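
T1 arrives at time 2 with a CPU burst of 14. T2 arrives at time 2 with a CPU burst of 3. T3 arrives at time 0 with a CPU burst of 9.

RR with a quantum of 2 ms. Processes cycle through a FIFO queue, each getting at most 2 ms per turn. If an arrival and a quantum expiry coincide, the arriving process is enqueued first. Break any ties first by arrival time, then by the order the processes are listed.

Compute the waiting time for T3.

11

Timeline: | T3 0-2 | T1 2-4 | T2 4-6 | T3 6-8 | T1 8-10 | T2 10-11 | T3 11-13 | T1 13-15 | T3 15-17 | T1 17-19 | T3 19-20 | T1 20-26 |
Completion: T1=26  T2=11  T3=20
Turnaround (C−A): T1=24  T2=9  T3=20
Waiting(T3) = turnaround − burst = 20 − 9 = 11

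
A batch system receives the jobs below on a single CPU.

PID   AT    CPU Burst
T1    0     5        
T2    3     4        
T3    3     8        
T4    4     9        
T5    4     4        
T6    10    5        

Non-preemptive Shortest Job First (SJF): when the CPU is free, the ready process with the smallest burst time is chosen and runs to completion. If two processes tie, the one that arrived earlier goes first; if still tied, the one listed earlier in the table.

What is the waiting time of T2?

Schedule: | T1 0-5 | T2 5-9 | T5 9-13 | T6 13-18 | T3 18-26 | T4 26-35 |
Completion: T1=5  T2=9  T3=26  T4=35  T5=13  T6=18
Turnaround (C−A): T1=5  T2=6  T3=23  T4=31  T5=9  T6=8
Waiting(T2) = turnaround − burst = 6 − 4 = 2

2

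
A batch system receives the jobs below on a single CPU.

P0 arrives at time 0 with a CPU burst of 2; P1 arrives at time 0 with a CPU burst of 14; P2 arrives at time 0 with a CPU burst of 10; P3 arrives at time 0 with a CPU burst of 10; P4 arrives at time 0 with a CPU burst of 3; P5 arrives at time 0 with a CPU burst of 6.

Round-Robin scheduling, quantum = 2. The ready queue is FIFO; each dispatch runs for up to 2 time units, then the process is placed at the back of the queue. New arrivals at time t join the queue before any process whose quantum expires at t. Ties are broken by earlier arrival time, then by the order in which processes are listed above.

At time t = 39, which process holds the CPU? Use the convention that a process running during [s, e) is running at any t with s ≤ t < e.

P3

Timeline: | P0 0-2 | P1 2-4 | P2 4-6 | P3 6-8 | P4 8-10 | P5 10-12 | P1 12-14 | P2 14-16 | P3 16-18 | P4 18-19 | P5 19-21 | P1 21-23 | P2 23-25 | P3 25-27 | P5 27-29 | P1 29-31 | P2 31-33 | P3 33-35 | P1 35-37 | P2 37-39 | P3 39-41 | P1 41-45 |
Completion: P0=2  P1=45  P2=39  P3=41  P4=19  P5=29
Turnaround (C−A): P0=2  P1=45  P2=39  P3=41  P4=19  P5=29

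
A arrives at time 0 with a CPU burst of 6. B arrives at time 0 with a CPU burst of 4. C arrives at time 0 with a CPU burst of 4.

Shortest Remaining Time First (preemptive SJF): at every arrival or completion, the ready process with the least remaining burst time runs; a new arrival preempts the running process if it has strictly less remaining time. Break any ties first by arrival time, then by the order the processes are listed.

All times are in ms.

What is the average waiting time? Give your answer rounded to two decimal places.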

▸ PROBLEM DETAILS
Find the word "processes" in the data and show each line that holds it.

▸ PROBLEM SOLUTION
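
RR with a quantum of 2 ms. Processes cycle through a FIFO queue, each getting at most 2 ms per turn. If an arrival and a quantum expiry coincide, the arriving process is enqueued first. Break any ties first by arrival time, then by the order the processes are listed.
Non-preemptive Shortest Job First (SJF): when the CPU is free, the ready process with the smallest burst time is chosen and runs to completion. If two processes tie, the one that arrived earlier goes first; if still tied, the one listed earlier in the table.
Round-Robin scheduling, quantum = 2. The ready queue is FIFO; each dispatch runs for up to 2 time units, then the process is placed at the back of the queue. New arrivals at time t join the queue before any process whose quantum expires at t. Ties are broken by earlier arrival time, then by the order in which processes are listed above.
Shortest Remaining Time First (preemptive SJF): at every arrival or completion, the ready process with the least remaining burst time runs; a new arrival preempts the running process if it has strictly less remaining time. Break any ties first by arrival time, then by the order the processes are listed.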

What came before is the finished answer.